Could every entry be set down once more, exactly as given?

[Saved data entries]
--- START ---

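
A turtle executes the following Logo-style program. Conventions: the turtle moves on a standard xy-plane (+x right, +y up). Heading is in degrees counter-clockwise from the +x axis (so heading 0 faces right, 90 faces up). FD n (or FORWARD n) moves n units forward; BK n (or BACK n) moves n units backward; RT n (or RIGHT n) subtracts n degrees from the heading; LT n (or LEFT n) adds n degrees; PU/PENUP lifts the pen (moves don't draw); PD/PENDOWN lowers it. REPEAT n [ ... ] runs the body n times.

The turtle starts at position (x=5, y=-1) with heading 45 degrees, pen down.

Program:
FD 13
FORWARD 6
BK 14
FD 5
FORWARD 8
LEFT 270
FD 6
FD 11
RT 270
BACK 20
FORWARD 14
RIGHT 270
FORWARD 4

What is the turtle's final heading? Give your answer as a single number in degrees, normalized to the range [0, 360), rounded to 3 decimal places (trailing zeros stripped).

Executing turtle program step by step:
Start: pos=(5,-1), heading=45, pen down
FD 13: (5,-1) -> (14.192,8.192) [heading=45, draw]
FD 6: (14.192,8.192) -> (18.435,12.435) [heading=45, draw]
BK 14: (18.435,12.435) -> (8.536,2.536) [heading=45, draw]
FD 5: (8.536,2.536) -> (12.071,6.071) [heading=45, draw]
FD 8: (12.071,6.071) -> (17.728,11.728) [heading=45, draw]
LT 270: heading 45 -> 315
FD 6: (17.728,11.728) -> (21.971,7.485) [heading=315, draw]
FD 11: (21.971,7.485) -> (29.749,-0.293) [heading=315, draw]
RT 270: heading 315 -> 45
BK 20: (29.749,-0.293) -> (15.607,-14.435) [heading=45, draw]
FD 14: (15.607,-14.435) -> (25.506,-4.536) [heading=45, draw]
RT 270: heading 45 -> 135
FD 4: (25.506,-4.536) -> (22.678,-1.707) [heading=135, draw]
Final: pos=(22.678,-1.707), heading=135, 10 segment(s) drawn

Answer: 135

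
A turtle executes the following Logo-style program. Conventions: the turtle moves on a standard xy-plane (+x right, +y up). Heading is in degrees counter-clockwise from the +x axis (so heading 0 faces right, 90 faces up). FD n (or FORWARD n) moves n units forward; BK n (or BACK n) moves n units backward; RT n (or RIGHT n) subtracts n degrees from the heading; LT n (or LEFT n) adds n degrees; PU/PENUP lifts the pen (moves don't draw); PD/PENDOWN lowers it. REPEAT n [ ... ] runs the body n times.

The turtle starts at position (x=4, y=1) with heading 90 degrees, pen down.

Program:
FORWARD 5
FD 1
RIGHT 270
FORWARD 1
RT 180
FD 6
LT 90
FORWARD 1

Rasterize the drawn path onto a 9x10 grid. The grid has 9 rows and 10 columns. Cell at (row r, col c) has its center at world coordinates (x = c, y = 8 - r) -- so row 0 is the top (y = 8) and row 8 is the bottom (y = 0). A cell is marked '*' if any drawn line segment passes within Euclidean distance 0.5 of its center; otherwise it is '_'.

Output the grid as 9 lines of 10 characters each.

Segment 0: (4,1) -> (4,6)
Segment 1: (4,6) -> (4,7)
Segment 2: (4,7) -> (3,7)
Segment 3: (3,7) -> (9,7)
Segment 4: (9,7) -> (9,8)

Answer: _________*
___*******
____*_____
____*_____
____*_____
____*_____
____*_____
____*_____
__________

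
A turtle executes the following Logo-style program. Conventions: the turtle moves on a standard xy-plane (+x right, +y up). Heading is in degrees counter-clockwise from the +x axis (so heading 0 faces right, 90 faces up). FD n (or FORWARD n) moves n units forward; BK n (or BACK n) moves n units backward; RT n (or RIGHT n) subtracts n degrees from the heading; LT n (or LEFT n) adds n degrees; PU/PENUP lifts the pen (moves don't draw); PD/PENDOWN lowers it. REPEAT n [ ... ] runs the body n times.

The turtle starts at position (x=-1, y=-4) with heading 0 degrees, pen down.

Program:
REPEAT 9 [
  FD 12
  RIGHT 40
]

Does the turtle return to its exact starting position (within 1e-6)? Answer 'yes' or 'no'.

Executing turtle program step by step:
Start: pos=(-1,-4), heading=0, pen down
REPEAT 9 [
  -- iteration 1/9 --
  FD 12: (-1,-4) -> (11,-4) [heading=0, draw]
  RT 40: heading 0 -> 320
  -- iteration 2/9 --
  FD 12: (11,-4) -> (20.193,-11.713) [heading=320, draw]
  RT 40: heading 320 -> 280
  -- iteration 3/9 --
  FD 12: (20.193,-11.713) -> (22.276,-23.531) [heading=280, draw]
  RT 40: heading 280 -> 240
  -- iteration 4/9 --
  FD 12: (22.276,-23.531) -> (16.276,-33.923) [heading=240, draw]
  RT 40: heading 240 -> 200
  -- iteration 5/9 --
  FD 12: (16.276,-33.923) -> (5,-38.028) [heading=200, draw]
  RT 40: heading 200 -> 160
  -- iteration 6/9 --
  FD 12: (5,-38.028) -> (-6.276,-33.923) [heading=160, draw]
  RT 40: heading 160 -> 120
  -- iteration 7/9 --
  FD 12: (-6.276,-33.923) -> (-12.276,-23.531) [heading=120, draw]
  RT 40: heading 120 -> 80
  -- iteration 8/9 --
  FD 12: (-12.276,-23.531) -> (-10.193,-11.713) [heading=80, draw]
  RT 40: heading 80 -> 40
  -- iteration 9/9 --
  FD 12: (-10.193,-11.713) -> (-1,-4) [heading=40, draw]
  RT 40: heading 40 -> 0
]
Final: pos=(-1,-4), heading=0, 9 segment(s) drawn

Start position: (-1, -4)
Final position: (-1, -4)
Distance = 0; < 1e-6 -> CLOSED

Answer: yes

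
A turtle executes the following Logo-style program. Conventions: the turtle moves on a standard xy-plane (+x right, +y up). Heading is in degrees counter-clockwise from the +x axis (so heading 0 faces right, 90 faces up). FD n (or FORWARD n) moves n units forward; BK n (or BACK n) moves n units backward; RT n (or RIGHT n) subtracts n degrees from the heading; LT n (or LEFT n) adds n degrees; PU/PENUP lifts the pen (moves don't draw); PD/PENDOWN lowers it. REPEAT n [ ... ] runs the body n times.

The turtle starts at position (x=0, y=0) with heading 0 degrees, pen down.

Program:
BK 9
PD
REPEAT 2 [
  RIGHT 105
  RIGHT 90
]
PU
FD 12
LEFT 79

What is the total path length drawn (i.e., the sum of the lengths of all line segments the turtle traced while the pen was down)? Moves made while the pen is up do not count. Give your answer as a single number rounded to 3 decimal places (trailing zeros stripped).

Executing turtle program step by step:
Start: pos=(0,0), heading=0, pen down
BK 9: (0,0) -> (-9,0) [heading=0, draw]
PD: pen down
REPEAT 2 [
  -- iteration 1/2 --
  RT 105: heading 0 -> 255
  RT 90: heading 255 -> 165
  -- iteration 2/2 --
  RT 105: heading 165 -> 60
  RT 90: heading 60 -> 330
]
PU: pen up
FD 12: (-9,0) -> (1.392,-6) [heading=330, move]
LT 79: heading 330 -> 49
Final: pos=(1.392,-6), heading=49, 1 segment(s) drawn

Segment lengths:
  seg 1: (0,0) -> (-9,0), length = 9
Total = 9

Answer: 9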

--- END ---

» **Written answer**:
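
A turtle executes the following Logo-style program. Conventions: the turtle moves on a standard xy-plane (+x right, +y up). Heading is in degrees counter-clockwise from the +x axis (so heading 0 faces right, 90 faces up). FD n (or FORWARD n) moves n units forward; BK n (or BACK n) moves n units backward; RT n (or RIGHT n) subtracts n degrees from the heading; LT n (or LEFT n) adds n degrees; PU/PENUP lifts the pen (moves don't draw); PD/PENDOWN lowers it. REPEAT n [ ... ] runs the body n times.

The turtle starts at position (x=5, y=-1) with heading 45 degrees, pen down.

Program:
FD 13
FORWARD 6
BK 14
FD 5
FORWARD 8
LEFT 270
FD 6
FD 11
RT 270
BACK 20
FORWARD 14
RIGHT 270
FORWARD 4

What is the turtle's final heading? Give your answer as a single number in degrees, normalized to the range [0, 360), rounded to 3 decimal places (trailing zeros stripped).

Executing turtle program step by step:
Start: pos=(5,-1), heading=45, pen down
FD 13: (5,-1) -> (14.192,8.192) [heading=45, draw]
FD 6: (14.192,8.192) -> (18.435,12.435) [heading=45, draw]
BK 14: (18.435,12.435) -> (8.536,2.536) [heading=45, draw]
FD 5: (8.536,2.536) -> (12.071,6.071) [heading=45, draw]
FD 8: (12.071,6.071) -> (17.728,11.728) [heading=45, draw]
LT 270: heading 45 -> 315
FD 6: (17.728,11.728) -> (21.971,7.485) [heading=315, draw]
FD 11: (21.971,7.485) -> (29.749,-0.293) [heading=315, draw]
RT 270: heading 315 -> 45
BK 20: (29.749,-0.293) -> (15.607,-14.435) [heading=45, draw]
FD 14: (15.607,-14.435) -> (25.506,-4.536) [heading=45, draw]
RT 270: heading 45 -> 135
FD 4: (25.506,-4.536) -> (22.678,-1.707) [heading=135, draw]
Final: pos=(22.678,-1.707), heading=135, 10 segment(s) drawn

Answer: 135

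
A turtle executes the following Logo-style program. Conventions: the turtle moves on a standard xy-plane (+x right, +y up). Heading is in degrees counter-clockwise from the +x axis (so heading 0 faces right, 90 faces up). FD n (or FORWARD n) moves n units forward; BK n (or BACK n) moves n units backward; RT n (or RIGHT n) subtracts n degrees from the heading; LT n (or LEFT n) adds n degrees; PU/PENUP lifts the pen (moves don't draw); PD/PENDOWN lowers it. REPEAT n [ ... ] runs the body n times.

The turtle starts at position (x=4, y=1) with heading 90 degrees, pen down.

Program:
FORWARD 5
FD 1
RIGHT 270
FORWARD 1
RT 180
FD 6
LT 90
FORWARD 1

Rasterize the drawn path onto a 9x10 grid. The grid has 9 rows and 10 columns. Cell at (row r, col c) has its center at world coordinates (x = c, y = 8 - r) -- so row 0 is the top (y = 8) and row 8 is the bottom (y = 0). A cell is marked '*' if any drawn line segment passes within Euclidean distance 0.5 of its center; otherwise it is '_'.

Output the grid as 9 lines of 10 characters each.

Segment 0: (4,1) -> (4,6)
Segment 1: (4,6) -> (4,7)
Segment 2: (4,7) -> (3,7)
Segment 3: (3,7) -> (9,7)
Segment 4: (9,7) -> (9,8)

Answer: _________*
___*******
____*_____
____*_____
____*_____
____*_____
____*_____
____*_____
__________

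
A turtle executes the following Logo-style program. Conventions: the turtle moves on a standard xy-plane (+x right, +y up). Heading is in degrees counter-clockwise from the +x axis (so heading 0 faces right, 90 faces up). FD n (or FORWARD n) moves n units forward; BK n (or BACK n) moves n units backward; RT n (or RIGHT n) subtracts n degrees from the heading; LT n (or LEFT n) adds n degrees; PU/PENUP lifts the pen (moves don't draw); PD/PENDOWN lowers it. REPEAT n [ ... ] runs the body n times.

The turtle starts at position (x=-1, y=-4) with heading 0 degrees, pen down.

Program:
REPEAT 9 [
  FD 12
  RIGHT 40
]

Does the turtle return to its exact starting position (within 1e-6)? Answer 'yes' or 'no'.

Executing turtle program step by step:
Start: pos=(-1,-4), heading=0, pen down
REPEAT 9 [
  -- iteration 1/9 --
  FD 12: (-1,-4) -> (11,-4) [heading=0, draw]
  RT 40: heading 0 -> 320
  -- iteration 2/9 --
  FD 12: (11,-4) -> (20.193,-11.713) [heading=320, draw]
  RT 40: heading 320 -> 280
  -- iteration 3/9 --
  FD 12: (20.193,-11.713) -> (22.276,-23.531) [heading=280, draw]
  RT 40: heading 280 -> 240
  -- iteration 4/9 --
  FD 12: (22.276,-23.531) -> (16.276,-33.923) [heading=240, draw]
  RT 40: heading 240 -> 200
  -- iteration 5/9 --
  FD 12: (16.276,-33.923) -> (5,-38.028) [heading=200, draw]
  RT 40: heading 200 -> 160
  -- iteration 6/9 --
  FD 12: (5,-38.028) -> (-6.276,-33.923) [heading=160, draw]
  RT 40: heading 160 -> 120
  -- iteration 7/9 --
  FD 12: (-6.276,-33.923) -> (-12.276,-23.531) [heading=120, draw]
  RT 40: heading 120 -> 80
  -- iteration 8/9 --
  FD 12: (-12.276,-23.531) -> (-10.193,-11.713) [heading=80, draw]
  RT 40: heading 80 -> 40
  -- iteration 9/9 --
  FD 12: (-10.193,-11.713) -> (-1,-4) [heading=40, draw]
  RT 40: heading 40 -> 0
]
Final: pos=(-1,-4), heading=0, 9 segment(s) drawn

Start position: (-1, -4)
Final position: (-1, -4)
Distance = 0; < 1e-6 -> CLOSED

Answer: yes

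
A turtle executes the following Logo-style program. Conventions: the turtle moves on a standard xy-plane (+x right, +y up). Heading is in degrees counter-clockwise from the +x axis (so heading 0 faces right, 90 faces up). FD n (or FORWARD n) moves n units forward; BK n (or BACK n) moves n units backward; RT n (or RIGHT n) subtracts n degrees from the heading; LT n (or LEFT n) adds n degrees; PU/PENUP lifts the pen (moves don't draw); PD/PENDOWN lowers it. REPEAT n [ ... ] runs the body n times.

The turtle starts at position (x=0, y=0) with heading 0 degrees, pen down.

Program:
BK 9
PD
REPEAT 2 [
  RIGHT 105
  RIGHT 90
]
PU
FD 12
LEFT 79

What is the total path length drawn (i.e., the sum of the lengths of all line segments the turtle traced while the pen was down)? Moves made while the pen is up do not count. Give your answer as a single number rounded to 3 decimal places (trailing zeros stripped).

Executing turtle program step by step:
Start: pos=(0,0), heading=0, pen down
BK 9: (0,0) -> (-9,0) [heading=0, draw]
PD: pen down
REPEAT 2 [
  -- iteration 1/2 --
  RT 105: heading 0 -> 255
  RT 90: heading 255 -> 165
  -- iteration 2/2 --
  RT 105: heading 165 -> 60
  RT 90: heading 60 -> 330
]
PU: pen up
FD 12: (-9,0) -> (1.392,-6) [heading=330, move]
LT 79: heading 330 -> 49
Final: pos=(1.392,-6), heading=49, 1 segment(s) drawn

Segment lengths:
  seg 1: (0,0) -> (-9,0), length = 9
Total = 9

Answer: 9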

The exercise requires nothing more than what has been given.